:: REQUIREMENT ::
Each line from the one containing "An analyst benchmarks" to the end of the listing below should be output exactly; no other line is wanted.

>>>>>

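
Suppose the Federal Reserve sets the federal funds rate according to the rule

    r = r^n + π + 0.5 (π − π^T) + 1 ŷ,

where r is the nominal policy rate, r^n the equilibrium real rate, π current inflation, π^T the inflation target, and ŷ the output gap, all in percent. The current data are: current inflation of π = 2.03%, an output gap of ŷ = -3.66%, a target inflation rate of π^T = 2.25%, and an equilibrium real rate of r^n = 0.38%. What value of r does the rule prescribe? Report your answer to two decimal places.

r = 0.38 + 2.03 + 0.5 × (2.03 − 2.25) + 1 × (-3.66)
   = 0.38 + 2.03 − 0.11 − 3.66 = -1.36

-1.36%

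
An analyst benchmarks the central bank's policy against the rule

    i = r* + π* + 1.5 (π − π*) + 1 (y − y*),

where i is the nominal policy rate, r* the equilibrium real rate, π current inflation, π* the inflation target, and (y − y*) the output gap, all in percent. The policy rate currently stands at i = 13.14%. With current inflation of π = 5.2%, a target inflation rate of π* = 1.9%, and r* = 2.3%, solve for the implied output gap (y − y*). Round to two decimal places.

3.99%

1 (y − y*) = 13.14 − 2.3 − 1.9 − 1.5 × (5.2 − 1.9) = 3.99
(y − y*) = 3.99 / 1 = 3.99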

<<<<<

:: TASK RESPONSE ::
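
An analyst benchmarks the central bank's policy against the rule

    i = r* + π* + 1.5 (π − π*) + 1 (y − y*),

where i is the nominal policy rate, r* the equilibrium real rate, π current inflation, π* the inflation target, and (y − y*) the output gap, all in percent. The policy rate currently stands at i = 13.14%. With current inflation of π = 5.2%, a target inflation rate of π* = 1.9%, and r* = 2.3%, solve for the implied output gap (y − y*). Round to two decimal places.

3.99%

1 (y − y*) = 13.14 − 2.3 − 1.9 − 1.5 × (5.2 − 1.9) = 3.99
(y − y*) = 3.99 / 1 = 3.99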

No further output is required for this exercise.